- _Assigned task_
Using the records below, repeat exactly the lines from the one holding "2 ≻ Proposal Green |" through the one holding "1: G, E, B, H, A, F", both ends included, and no others.

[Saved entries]
+ + + + + + +
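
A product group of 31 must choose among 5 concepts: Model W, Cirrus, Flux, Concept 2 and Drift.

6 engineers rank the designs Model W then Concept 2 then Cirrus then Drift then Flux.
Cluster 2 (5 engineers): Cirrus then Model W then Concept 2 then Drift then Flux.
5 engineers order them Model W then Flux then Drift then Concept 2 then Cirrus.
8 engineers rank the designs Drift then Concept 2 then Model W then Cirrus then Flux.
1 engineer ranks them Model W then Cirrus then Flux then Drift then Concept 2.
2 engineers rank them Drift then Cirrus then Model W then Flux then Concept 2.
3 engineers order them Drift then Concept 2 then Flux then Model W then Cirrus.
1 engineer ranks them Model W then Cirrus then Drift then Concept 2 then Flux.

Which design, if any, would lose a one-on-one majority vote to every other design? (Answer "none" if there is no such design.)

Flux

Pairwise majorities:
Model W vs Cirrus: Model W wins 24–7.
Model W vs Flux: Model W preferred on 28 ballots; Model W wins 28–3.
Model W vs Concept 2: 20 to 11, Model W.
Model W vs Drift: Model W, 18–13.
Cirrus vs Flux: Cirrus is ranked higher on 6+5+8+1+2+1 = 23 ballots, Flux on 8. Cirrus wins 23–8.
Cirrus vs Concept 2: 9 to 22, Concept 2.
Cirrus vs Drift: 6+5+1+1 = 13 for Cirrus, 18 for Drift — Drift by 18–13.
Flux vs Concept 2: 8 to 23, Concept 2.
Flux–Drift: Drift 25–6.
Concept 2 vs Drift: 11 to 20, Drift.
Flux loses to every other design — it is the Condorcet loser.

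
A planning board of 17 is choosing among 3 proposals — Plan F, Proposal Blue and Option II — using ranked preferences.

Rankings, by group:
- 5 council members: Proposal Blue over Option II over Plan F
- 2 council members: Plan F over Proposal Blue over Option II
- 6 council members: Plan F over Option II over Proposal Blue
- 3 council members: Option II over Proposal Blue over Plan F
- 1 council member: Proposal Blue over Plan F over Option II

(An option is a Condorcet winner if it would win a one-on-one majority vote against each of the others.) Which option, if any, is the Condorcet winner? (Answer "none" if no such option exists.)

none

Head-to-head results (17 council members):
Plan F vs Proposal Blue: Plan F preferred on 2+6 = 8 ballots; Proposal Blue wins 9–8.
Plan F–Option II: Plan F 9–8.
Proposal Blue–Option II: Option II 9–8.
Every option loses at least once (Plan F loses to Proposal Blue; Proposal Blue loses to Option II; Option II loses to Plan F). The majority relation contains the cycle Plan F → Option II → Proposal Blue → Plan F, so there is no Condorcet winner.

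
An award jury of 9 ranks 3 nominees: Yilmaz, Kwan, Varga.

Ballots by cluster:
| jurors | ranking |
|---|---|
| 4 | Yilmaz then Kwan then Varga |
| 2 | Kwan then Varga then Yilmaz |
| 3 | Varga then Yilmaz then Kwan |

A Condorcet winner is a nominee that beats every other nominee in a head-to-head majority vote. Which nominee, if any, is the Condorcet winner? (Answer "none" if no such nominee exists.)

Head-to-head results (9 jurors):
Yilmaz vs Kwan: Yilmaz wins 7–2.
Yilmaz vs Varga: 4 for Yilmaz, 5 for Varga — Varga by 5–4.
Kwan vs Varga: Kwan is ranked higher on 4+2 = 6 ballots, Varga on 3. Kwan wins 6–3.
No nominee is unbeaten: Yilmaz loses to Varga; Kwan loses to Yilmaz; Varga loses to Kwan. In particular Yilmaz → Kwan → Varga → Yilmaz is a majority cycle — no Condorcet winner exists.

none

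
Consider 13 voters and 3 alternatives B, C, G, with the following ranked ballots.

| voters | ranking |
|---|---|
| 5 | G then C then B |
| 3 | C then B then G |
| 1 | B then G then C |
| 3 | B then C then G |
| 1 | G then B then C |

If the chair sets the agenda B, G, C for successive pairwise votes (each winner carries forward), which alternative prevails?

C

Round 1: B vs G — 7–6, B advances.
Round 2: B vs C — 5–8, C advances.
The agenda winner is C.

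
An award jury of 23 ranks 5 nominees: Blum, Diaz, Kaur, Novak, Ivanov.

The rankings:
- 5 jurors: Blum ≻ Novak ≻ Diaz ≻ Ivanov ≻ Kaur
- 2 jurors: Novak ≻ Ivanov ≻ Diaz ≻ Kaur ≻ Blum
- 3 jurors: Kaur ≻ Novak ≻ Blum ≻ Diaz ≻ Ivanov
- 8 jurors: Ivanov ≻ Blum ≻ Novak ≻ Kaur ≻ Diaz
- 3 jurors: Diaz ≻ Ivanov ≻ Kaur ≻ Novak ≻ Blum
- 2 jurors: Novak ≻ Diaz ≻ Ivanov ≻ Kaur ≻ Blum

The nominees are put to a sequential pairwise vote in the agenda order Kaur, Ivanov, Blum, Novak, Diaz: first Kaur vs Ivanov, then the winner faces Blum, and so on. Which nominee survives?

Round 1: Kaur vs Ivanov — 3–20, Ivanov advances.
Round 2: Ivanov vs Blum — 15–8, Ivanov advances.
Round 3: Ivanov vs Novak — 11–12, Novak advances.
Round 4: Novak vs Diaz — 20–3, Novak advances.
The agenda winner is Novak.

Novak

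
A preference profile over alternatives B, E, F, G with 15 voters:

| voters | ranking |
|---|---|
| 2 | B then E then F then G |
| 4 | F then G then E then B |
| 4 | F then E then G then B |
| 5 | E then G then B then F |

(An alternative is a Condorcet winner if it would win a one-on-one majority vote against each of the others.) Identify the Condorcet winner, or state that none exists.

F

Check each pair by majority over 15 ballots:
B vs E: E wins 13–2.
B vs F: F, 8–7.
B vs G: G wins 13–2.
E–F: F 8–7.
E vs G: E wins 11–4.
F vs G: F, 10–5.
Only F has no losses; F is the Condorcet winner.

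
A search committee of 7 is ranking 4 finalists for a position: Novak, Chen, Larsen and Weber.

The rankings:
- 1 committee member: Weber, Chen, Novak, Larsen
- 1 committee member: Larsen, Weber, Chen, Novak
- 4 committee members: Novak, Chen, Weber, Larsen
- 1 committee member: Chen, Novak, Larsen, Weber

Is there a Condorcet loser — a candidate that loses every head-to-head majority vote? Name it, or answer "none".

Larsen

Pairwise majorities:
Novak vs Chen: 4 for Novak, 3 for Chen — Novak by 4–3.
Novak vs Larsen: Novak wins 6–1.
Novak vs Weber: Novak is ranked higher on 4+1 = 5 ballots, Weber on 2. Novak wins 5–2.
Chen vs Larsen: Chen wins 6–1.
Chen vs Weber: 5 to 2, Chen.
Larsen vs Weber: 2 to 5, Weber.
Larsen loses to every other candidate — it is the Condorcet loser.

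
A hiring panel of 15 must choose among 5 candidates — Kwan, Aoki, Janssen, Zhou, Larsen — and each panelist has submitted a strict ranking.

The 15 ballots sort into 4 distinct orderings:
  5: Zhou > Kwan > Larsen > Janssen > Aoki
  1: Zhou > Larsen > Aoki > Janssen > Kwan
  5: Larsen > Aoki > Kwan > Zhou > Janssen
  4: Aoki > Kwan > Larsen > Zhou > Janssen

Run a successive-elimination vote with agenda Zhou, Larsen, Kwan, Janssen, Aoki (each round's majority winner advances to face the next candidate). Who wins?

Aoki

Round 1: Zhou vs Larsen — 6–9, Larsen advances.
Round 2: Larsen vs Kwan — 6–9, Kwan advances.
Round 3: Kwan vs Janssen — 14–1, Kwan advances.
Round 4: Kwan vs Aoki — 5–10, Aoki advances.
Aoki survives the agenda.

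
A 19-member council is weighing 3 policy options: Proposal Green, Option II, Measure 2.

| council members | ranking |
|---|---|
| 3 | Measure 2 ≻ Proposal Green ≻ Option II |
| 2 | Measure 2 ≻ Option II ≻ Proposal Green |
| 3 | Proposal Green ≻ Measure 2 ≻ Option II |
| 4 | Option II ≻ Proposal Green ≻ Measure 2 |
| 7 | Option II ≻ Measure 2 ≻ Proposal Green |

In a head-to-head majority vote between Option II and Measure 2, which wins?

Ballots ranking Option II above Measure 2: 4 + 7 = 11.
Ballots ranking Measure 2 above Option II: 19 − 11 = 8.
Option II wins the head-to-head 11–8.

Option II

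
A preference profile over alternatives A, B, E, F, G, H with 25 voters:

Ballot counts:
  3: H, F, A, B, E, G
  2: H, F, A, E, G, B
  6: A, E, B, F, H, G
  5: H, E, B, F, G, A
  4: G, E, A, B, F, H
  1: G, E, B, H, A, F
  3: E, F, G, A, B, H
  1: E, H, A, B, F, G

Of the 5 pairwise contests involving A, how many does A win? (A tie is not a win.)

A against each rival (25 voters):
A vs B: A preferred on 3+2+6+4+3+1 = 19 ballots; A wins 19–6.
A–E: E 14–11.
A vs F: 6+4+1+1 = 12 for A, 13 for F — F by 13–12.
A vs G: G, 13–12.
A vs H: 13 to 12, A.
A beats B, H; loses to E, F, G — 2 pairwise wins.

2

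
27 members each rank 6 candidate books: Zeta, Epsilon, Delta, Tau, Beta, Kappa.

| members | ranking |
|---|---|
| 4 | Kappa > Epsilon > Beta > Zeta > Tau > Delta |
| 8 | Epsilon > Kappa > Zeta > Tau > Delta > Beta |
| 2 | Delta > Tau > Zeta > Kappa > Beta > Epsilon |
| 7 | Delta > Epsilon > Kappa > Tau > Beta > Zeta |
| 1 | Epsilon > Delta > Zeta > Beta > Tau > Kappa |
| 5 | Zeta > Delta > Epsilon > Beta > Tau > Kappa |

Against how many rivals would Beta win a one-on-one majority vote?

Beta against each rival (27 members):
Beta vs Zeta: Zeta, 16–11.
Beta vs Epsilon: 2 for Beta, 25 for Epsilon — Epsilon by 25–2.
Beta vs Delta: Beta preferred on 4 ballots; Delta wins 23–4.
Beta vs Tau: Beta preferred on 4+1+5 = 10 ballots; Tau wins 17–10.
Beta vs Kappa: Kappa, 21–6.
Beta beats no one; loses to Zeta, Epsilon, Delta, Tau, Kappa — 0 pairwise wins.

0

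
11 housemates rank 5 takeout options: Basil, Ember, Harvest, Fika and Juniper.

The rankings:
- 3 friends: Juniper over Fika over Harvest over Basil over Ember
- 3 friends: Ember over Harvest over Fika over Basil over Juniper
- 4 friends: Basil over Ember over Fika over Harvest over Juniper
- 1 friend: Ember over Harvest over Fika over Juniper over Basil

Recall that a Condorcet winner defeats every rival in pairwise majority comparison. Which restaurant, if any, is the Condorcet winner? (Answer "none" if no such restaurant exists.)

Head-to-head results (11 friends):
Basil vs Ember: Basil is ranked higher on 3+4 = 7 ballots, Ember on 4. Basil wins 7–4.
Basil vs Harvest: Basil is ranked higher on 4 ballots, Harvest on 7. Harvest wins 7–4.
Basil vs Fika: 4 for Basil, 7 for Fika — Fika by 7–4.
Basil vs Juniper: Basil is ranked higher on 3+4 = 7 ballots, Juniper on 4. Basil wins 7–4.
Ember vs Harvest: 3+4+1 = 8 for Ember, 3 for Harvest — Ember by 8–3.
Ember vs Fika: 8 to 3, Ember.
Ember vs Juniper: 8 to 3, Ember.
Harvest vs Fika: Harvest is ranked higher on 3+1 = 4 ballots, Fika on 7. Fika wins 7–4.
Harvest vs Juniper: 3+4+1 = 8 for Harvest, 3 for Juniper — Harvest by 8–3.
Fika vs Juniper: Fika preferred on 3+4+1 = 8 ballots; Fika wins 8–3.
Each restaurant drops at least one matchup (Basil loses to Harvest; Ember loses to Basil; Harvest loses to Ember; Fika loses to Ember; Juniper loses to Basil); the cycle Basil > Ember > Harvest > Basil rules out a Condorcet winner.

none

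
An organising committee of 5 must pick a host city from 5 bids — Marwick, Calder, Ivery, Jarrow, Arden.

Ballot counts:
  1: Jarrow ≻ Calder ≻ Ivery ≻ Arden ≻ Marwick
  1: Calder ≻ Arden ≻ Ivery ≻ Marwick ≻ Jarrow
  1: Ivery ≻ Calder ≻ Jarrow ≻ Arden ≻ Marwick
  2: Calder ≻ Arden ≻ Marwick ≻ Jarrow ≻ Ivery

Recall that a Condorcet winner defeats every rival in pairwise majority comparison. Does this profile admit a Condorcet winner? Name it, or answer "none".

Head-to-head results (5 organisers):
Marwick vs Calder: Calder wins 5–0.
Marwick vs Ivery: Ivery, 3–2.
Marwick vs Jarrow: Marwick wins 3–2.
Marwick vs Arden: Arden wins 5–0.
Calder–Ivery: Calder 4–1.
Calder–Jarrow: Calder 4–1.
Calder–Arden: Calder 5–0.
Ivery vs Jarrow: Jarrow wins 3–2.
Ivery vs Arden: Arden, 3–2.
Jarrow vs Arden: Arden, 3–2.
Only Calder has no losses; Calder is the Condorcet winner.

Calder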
+ + + + + + +
- _Response to this exercise_
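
| 7 | Option II ≻ Measure 2 ≻ Proposal Green |

In a head-to-head majority vote between Option II and Measure 2, which wins?

Ballots ranking Option II above Measure 2: 4 + 7 = 11.
Ballots ranking Measure 2 above Option II: 19 − 11 = 8.
Option II wins the head-to-head 11–8.

Option II

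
A preference profile over alternatives A, B, E, F, G, H with 25 voters:

Ballot counts:
  3: H, F, A, B, E, G
  2: H, F, A, E, G, B
  6: A, E, B, F, H, G
  5: H, E, B, F, G, A
  4: G, E, A, B, F, H
  1: G, E, B, H, A, F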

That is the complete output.